Task item
From the line that contains "Compute the Laplace transform F(s)of 3" through the line that contains "Using the convention F(ω)", output every line of the listing below exactly and leave out all the rest.
Data for this task START
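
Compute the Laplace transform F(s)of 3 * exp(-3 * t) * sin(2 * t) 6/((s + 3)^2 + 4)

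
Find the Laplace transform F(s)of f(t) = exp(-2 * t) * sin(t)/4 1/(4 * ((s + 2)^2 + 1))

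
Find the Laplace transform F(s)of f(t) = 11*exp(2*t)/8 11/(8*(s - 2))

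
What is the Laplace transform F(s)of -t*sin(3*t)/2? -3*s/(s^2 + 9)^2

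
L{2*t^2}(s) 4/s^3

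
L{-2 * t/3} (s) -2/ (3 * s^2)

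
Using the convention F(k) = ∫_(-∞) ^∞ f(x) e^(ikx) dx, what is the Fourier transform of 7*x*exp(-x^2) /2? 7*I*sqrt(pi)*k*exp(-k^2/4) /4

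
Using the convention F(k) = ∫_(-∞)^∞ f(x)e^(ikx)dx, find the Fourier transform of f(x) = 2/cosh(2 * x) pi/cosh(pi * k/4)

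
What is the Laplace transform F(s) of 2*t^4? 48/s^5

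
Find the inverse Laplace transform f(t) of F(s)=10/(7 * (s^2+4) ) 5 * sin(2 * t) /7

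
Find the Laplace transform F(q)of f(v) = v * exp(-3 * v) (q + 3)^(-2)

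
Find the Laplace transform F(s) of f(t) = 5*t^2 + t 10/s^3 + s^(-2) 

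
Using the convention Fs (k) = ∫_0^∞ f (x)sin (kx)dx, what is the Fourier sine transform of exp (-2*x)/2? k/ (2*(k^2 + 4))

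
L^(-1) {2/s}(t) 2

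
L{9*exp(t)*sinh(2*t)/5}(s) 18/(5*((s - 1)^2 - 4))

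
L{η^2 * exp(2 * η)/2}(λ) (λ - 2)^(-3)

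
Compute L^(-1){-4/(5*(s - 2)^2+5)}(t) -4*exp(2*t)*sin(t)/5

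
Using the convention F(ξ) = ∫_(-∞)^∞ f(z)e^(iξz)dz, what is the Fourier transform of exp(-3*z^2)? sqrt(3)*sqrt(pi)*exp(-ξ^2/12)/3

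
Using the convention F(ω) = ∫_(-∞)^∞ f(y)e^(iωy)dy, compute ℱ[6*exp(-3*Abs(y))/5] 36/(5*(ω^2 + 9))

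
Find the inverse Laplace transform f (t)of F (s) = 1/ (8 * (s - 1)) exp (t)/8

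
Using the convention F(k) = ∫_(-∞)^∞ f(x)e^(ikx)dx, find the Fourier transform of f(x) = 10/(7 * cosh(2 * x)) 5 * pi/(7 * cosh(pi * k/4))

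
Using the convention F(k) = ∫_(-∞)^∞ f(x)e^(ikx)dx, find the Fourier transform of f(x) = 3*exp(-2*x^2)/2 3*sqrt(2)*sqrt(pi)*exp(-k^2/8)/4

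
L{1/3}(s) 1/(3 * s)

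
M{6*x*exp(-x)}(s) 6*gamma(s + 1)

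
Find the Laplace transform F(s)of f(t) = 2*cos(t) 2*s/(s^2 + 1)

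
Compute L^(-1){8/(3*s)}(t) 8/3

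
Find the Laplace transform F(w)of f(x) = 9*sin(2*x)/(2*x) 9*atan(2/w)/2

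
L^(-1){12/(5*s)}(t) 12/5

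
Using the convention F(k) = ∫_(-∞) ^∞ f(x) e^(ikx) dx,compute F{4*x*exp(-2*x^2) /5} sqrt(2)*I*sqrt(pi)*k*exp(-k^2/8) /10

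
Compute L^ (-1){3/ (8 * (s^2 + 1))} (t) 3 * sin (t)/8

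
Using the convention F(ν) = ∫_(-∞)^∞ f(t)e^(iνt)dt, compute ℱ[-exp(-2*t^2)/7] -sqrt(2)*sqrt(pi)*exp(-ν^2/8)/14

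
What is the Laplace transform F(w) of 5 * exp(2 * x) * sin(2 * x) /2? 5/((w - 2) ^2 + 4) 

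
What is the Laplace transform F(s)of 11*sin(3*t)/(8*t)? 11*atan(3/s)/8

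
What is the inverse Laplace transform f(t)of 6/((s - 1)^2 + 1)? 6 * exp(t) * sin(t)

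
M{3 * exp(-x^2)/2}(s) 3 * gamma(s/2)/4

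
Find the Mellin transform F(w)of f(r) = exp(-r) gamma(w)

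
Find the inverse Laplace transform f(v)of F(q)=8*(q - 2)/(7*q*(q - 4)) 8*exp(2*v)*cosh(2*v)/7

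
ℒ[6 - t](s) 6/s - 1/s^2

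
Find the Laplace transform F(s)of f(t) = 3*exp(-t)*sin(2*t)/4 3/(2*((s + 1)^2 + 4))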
Data for this task END
Data for this task START
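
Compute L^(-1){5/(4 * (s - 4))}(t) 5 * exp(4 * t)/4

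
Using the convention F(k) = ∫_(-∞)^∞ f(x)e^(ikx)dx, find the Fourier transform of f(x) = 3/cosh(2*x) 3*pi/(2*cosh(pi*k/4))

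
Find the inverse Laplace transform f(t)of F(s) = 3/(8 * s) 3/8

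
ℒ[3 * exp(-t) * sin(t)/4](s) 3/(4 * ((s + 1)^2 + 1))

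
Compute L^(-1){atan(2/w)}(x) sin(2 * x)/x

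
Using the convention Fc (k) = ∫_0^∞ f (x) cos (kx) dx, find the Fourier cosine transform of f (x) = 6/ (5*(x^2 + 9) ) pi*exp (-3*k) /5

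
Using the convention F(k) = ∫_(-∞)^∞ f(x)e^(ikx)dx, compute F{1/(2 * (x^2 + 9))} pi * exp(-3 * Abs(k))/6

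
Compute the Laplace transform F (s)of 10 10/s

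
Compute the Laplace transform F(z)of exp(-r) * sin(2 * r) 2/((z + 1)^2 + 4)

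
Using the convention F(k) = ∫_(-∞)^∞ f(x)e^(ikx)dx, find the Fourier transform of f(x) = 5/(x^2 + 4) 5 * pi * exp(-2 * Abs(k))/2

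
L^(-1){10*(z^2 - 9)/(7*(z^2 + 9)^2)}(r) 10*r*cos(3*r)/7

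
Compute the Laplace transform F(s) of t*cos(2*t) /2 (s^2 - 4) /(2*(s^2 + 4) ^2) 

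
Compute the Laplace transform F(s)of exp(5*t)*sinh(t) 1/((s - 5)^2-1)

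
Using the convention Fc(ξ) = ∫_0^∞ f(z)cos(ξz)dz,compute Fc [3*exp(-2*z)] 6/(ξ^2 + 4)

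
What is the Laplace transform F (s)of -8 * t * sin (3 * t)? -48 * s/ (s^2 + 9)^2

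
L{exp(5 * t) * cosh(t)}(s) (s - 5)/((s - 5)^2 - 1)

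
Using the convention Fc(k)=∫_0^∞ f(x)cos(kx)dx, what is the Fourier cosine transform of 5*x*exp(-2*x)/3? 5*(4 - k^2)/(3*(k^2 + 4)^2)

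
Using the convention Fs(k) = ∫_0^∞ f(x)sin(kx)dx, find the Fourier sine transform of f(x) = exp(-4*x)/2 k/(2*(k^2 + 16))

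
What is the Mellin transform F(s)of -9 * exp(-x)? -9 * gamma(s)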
Data for this task END
Completed task
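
Compute the Laplace transform F(s)of 3 * exp(-3 * t) * sin(2 * t) 6/((s + 3)^2 + 4)

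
Find the Laplace transform F(s)of f(t) = exp(-2 * t) * sin(t)/4 1/(4 * ((s + 2)^2 + 1))

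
Find the Laplace transform F(s)of f(t) = 11*exp(2*t)/8 11/(8*(s - 2))

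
What is the Laplace transform F(s)of -t*sin(3*t)/2? -3*s/(s^2 + 9)^2

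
L{2*t^2}(s) 4/s^3

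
L{-2 * t/3} (s) -2/ (3 * s^2)

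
Using the convention F(k) = ∫_(-∞) ^∞ f(x) e^(ikx) dx, what is the Fourier transform of 7*x*exp(-x^2) /2? 7*I*sqrt(pi)*k*exp(-k^2/4) /4

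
Using the convention F(k) = ∫_(-∞)^∞ f(x)e^(ikx)dx, find the Fourier transform of f(x) = 2/cosh(2 * x) pi/cosh(pi * k/4)

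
What is the Laplace transform F(s) of 2*t^4? 48/s^5

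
Find the inverse Laplace transform f(t) of F(s)=10/(7 * (s^2+4) ) 5 * sin(2 * t) /7

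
Find the Laplace transform F(q)of f(v) = v * exp(-3 * v) (q + 3)^(-2)

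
Find the Laplace transform F(s) of f(t) = 5*t^2 + t 10/s^3 + s^(-2) 

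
Using the convention Fs (k) = ∫_0^∞ f (x)sin (kx)dx, what is the Fourier sine transform of exp (-2*x)/2? k/ (2*(k^2 + 4))

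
L^(-1) {2/s}(t) 2

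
L{9*exp(t)*sinh(2*t)/5}(s) 18/(5*((s - 1)^2 - 4))

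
L{η^2 * exp(2 * η)/2}(λ) (λ - 2)^(-3)

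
Compute L^(-1){-4/(5*(s - 2)^2+5)}(t) -4*exp(2*t)*sin(t)/5

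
Using the convention F(ξ) = ∫_(-∞)^∞ f(z)e^(iξz)dz, what is the Fourier transform of exp(-3*z^2)? sqrt(3)*sqrt(pi)*exp(-ξ^2/12)/3

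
Using the convention F(ω) = ∫_(-∞)^∞ f(y)e^(iωy)dy, compute ℱ[6*exp(-3*Abs(y))/5] 36/(5*(ω^2 + 9))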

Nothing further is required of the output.